··· DATA TO EXAMINE
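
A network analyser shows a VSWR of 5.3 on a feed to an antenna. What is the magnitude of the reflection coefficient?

|Γ| = (S − 1)/(S + 1) = (5.3 − 1)/(5.3 + 1) = 4.3/6.3

|Γ| ≈ 0.683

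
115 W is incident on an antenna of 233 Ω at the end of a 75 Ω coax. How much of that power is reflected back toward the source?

P_reflected ≈ 30.3 W

Γ = (233 − 75)/(233 + 75) = 0.513
|Γ|² = 0.263
P_refl = |Γ|²·P_inc = 30.3 W, P_del = (1 − |Γ|²)·P_inc = 84.7 W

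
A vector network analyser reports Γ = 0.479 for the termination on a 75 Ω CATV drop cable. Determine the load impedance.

Z_L ≈ 213 Ω

Z_L = Z_0·(1 + Γ)/(1 − Γ) = 75·(1.48)/(0.521)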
······
**YOUR INSTRUCTIONS**:
Retype the data in full and match it exactly.

**OUTPUT FOR THIS TASK**:
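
A network analyser shows a VSWR of 5.3 on a feed to an antenna. What is the magnitude of the reflection coefficient?

|Γ| = (S − 1)/(S + 1) = (5.3 − 1)/(5.3 + 1) = 4.3/6.3

|Γ| ≈ 0.683

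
115 W is incident on an antenna of 233 Ω at the end of a 75 Ω coax. How much of that power is reflected back toward the source?

P_reflected ≈ 30.3 W

Γ = (233 − 75)/(233 + 75) = 0.513
|Γ|² = 0.263
P_refl = |Γ|²·P_inc = 30.3 W, P_del = (1 − |Γ|²)·P_inc = 84.7 W

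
A vector network analyser reports Γ = 0.479 for the termination on a 75 Ω CATV drop cable. Determine the load impedance.

Z_L ≈ 213 Ω

Z_L = Z_0·(1 + Γ)/(1 − Γ) = 75·(1.48)/(0.521)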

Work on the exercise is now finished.